The data:
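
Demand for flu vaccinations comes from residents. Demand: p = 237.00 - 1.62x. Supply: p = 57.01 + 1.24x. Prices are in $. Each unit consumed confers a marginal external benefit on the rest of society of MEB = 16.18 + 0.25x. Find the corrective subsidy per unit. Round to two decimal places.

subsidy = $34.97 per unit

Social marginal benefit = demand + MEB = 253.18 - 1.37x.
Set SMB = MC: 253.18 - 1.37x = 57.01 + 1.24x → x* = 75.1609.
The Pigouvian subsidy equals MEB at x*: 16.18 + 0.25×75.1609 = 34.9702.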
* * *
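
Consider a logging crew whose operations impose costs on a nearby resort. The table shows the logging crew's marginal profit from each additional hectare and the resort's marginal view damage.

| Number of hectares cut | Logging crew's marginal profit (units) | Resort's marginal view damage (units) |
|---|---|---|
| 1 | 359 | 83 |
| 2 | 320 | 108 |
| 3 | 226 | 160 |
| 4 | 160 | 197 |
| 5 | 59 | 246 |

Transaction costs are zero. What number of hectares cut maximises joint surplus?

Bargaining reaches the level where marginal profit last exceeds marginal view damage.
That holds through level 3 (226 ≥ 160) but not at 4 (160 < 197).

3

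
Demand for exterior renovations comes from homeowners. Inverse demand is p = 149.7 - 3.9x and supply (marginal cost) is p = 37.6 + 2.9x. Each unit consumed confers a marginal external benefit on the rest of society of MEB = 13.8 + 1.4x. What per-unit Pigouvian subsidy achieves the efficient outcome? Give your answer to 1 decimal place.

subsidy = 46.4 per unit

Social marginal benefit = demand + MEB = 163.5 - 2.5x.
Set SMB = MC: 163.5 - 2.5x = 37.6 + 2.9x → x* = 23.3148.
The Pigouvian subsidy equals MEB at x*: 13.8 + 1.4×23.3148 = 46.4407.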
...
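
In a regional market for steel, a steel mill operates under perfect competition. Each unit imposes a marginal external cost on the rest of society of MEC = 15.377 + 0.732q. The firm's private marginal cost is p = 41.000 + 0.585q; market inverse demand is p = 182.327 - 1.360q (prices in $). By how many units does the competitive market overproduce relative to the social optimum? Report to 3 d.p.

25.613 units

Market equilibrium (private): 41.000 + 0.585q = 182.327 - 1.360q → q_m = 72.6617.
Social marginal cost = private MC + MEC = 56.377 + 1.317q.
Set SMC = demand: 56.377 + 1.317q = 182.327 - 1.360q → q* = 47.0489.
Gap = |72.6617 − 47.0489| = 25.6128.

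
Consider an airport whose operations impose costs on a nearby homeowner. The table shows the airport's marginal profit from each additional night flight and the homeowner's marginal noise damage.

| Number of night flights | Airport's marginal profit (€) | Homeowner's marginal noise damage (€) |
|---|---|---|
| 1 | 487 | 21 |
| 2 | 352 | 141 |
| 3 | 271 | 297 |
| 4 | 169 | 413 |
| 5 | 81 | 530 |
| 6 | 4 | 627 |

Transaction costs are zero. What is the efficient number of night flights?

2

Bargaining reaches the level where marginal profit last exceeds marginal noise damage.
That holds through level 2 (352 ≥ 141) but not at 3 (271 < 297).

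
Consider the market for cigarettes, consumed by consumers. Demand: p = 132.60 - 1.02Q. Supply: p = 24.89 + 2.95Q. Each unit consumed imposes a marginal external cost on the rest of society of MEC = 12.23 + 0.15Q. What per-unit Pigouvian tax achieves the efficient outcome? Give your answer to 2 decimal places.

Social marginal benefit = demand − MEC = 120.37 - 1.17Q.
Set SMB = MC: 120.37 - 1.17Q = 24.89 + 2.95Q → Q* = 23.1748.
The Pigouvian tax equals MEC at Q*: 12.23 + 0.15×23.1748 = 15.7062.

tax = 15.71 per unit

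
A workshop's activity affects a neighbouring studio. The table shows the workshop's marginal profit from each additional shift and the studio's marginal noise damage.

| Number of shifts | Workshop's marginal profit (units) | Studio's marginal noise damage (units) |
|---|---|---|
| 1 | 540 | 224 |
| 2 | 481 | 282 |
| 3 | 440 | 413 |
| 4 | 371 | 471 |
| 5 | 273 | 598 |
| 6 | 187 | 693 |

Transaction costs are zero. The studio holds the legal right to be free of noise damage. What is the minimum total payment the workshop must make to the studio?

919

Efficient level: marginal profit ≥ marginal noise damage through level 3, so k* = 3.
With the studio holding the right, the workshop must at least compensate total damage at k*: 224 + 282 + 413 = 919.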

Problem requirements: For the material above, what is the count of lines that hold the word "shows"? Give the number by itself.

Response box: 3